Collected data entries

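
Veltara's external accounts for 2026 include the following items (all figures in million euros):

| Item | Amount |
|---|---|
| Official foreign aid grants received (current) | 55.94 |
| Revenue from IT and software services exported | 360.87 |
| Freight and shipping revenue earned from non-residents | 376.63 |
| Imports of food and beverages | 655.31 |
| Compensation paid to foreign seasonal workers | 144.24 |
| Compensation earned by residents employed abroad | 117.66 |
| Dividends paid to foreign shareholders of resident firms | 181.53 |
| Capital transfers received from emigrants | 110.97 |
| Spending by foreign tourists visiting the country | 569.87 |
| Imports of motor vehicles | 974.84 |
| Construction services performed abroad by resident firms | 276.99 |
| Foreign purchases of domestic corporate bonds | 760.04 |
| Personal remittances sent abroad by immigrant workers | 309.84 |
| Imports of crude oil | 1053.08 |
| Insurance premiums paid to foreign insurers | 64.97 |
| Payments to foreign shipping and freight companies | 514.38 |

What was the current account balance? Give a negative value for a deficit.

Goods: -655.31 - 974.84 - 1053.08 = -2683.23
Services: 276.99 + 376.63 - 514.38 + 360.87 - 64.97 + 569.87 = 1005.01
Primary income: -144.24 + 117.66 - 181.53 = -208.11
Secondary income: 55.94 - 309.84 = -253.90
Current account = (-2683.23) + 1005.01 + (-208.11) + (-253.90) = -2140.23
(Excluded from the current account — capital account: capital transfers received from emigrants 110.97; financial account: foreign purchases of domestic corporate bonds 760.04.)

-2140.23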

• **Work instructions**
Every line from the one that has "firms | 276.99 |" down to the last line above must be written out exactly, with both ends included and nothing else.

• **Answer to this exercise**
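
| Construction services performed abroad by resident firms | 276.99 |
| Foreign purchases of domestic corporate bonds | 760.04 |
| Personal remittances sent abroad by immigrant workers | 309.84 |
| Imports of crude oil | 1053.08 |
| Insurance premiums paid to foreign insurers | 64.97 |
| Payments to foreign shipping and freight companies | 514.38 |

What was the current account balance? Give a negative value for a deficit.

Goods: -655.31 - 974.84 - 1053.08 = -2683.23
Services: 276.99 + 376.63 - 514.38 + 360.87 - 64.97 + 569.87 = 1005.01
Primary income: -144.24 + 117.66 - 181.53 = -208.11
Secondary income: 55.94 - 309.84 = -253.90
Current account = (-2683.23) + 1005.01 + (-208.11) + (-253.90) = -2140.23
(Excluded from the current account — capital account: capital transfers received from emigrants 110.97; financial account: foreign purchases of domestic corporate bonds 760.04.)

-2140.23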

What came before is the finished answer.